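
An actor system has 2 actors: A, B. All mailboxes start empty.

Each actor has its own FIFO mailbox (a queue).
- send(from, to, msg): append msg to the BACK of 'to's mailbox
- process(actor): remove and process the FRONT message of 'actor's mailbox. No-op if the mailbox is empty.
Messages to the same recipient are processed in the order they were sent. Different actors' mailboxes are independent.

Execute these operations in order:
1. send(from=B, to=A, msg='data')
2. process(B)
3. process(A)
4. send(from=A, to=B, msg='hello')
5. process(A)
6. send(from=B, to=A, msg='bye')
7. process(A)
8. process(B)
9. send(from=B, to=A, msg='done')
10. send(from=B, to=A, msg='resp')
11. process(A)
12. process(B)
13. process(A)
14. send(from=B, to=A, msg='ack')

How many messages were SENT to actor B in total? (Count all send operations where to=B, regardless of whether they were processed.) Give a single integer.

Answer: 1

Derivation:
After 1 (send(from=B, to=A, msg='data')): A:[data] B:[]
After 2 (process(B)): A:[data] B:[]
After 3 (process(A)): A:[] B:[]
After 4 (send(from=A, to=B, msg='hello')): A:[] B:[hello]
After 5 (process(A)): A:[] B:[hello]
After 6 (send(from=B, to=A, msg='bye')): A:[bye] B:[hello]
After 7 (process(A)): A:[] B:[hello]
After 8 (process(B)): A:[] B:[]
After 9 (send(from=B, to=A, msg='done')): A:[done] B:[]
After 10 (send(from=B, to=A, msg='resp')): A:[done,resp] B:[]
After 11 (process(A)): A:[resp] B:[]
After 12 (process(B)): A:[resp] B:[]
After 13 (process(A)): A:[] B:[]
After 14 (send(from=B, to=A, msg='ack')): A:[ack] B:[]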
──────────────────────────────
# [Task brief]
Look back at the data above. Transcribe exactly the lines starting at the line that contains "12. process(B)" and ending at the line that contains "14. send(from=B, to=A, msg='ack')".

# [Answer box]
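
12. process(B)
13. process(A)
14. send(from=B, to=A, msg='ack')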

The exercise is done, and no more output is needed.